• [Action item] Could you reproduce, word for word, everything below from the line containing "A = [6, 17, 15, -4, 20, -8]" down to the line containing "For each index", with both of those lines included and no others?

• [Source material]
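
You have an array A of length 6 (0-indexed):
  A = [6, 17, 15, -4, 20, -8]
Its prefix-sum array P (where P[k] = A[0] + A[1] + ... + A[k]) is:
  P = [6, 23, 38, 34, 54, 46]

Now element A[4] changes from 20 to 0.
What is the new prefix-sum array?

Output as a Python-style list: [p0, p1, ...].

Answer: [6, 23, 38, 34, 34, 26]

Derivation:
Change: A[4] 20 -> 0, delta = -20
P[k] for k < 4: unchanged (A[4] not included)
P[k] for k >= 4: shift by delta = -20
  P[0] = 6 + 0 = 6
  P[1] = 23 + 0 = 23
  P[2] = 38 + 0 = 38
  P[3] = 34 + 0 = 34
  P[4] = 54 + -20 = 34
  P[5] = 46 + -20 = 26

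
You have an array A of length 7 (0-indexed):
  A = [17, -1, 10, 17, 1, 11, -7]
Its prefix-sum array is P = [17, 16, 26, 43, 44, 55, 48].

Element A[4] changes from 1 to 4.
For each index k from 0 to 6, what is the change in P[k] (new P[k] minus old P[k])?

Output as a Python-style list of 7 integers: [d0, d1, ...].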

• [Result for this exercise]
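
  A = [6, 17, 15, -4, 20, -8]
Its prefix-sum array P (where P[k] = A[0] + A[1] + ... + A[k]) is:
  P = [6, 23, 38, 34, 54, 46]

Now element A[4] changes from 20 to 0.
What is the new prefix-sum array?

Output as a Python-style list: [p0, p1, ...].

Answer: [6, 23, 38, 34, 34, 26]

Derivation:
Change: A[4] 20 -> 0, delta = -20
P[k] for k < 4: unchanged (A[4] not included)
P[k] for k >= 4: shift by delta = -20
  P[0] = 6 + 0 = 6
  P[1] = 23 + 0 = 23
  P[2] = 38 + 0 = 38
  P[3] = 34 + 0 = 34
  P[4] = 54 + -20 = 34
  P[5] = 46 + -20 = 26

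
You have an array A of length 7 (0-indexed):
  A = [17, -1, 10, 17, 1, 11, -7]
Its prefix-sum array is P = [17, 16, 26, 43, 44, 55, 48].

Element A[4] changes from 1 to 4.
For each index k from 0 to 6, what is the change in P[k] (new P[k] minus old P[k])?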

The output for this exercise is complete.